- **Assigned task**
Please return all the records exactly, with nothing left out.

- **Information given**
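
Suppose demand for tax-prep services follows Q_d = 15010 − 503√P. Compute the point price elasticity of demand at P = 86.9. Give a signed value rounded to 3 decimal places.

dQ_d/dP = −503/(2√P) = -26.9791. At P = 86.9, Q_d = 10321.
Ed = (dQ_d/dP)·(P/Q_d) = (-26.9791) × (86.9/10321) = -0.22715…

-0.227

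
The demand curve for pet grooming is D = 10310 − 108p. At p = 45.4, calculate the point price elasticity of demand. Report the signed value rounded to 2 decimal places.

dD/dp = −108. At p = 45.4, D = 10310 − 108(45.4) = 5406.8.
Ed = (dD/dp)·(p/D) = −108 × (45.4/5406.8) = -0.9068…

-0.91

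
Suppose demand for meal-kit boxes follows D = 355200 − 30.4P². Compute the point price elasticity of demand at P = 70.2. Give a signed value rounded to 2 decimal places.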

- **Solution for this exercise**
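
Suppose demand for tax-prep services follows Q_d = 15010 − 503√P. Compute the point price elasticity of demand at P = 86.9. Give a signed value rounded to 3 decimal places.

dQ_d/dP = −503/(2√P) = -26.9791. At P = 86.9, Q_d = 10321.
Ed = (dQ_d/dP)·(P/Q_d) = (-26.9791) × (86.9/10321) = -0.22715…

-0.227

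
The demand curve for pet grooming is D = 10310 − 108p. At p = 45.4, calculate the point price elasticity of demand. Report the signed value rounded to 2 decimal places.

dD/dp = −108. At p = 45.4, D = 10310 − 108(45.4) = 5406.8.
Ed = (dD/dp)·(p/D) = −108 × (45.4/5406.8) = -0.9068…

-0.91

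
Suppose demand for meal-kit boxes follows D = 355200 − 30.4P². Compute the point price elasticity of demand at P = 70.2. Give a signed value rounded to 2 decimal places.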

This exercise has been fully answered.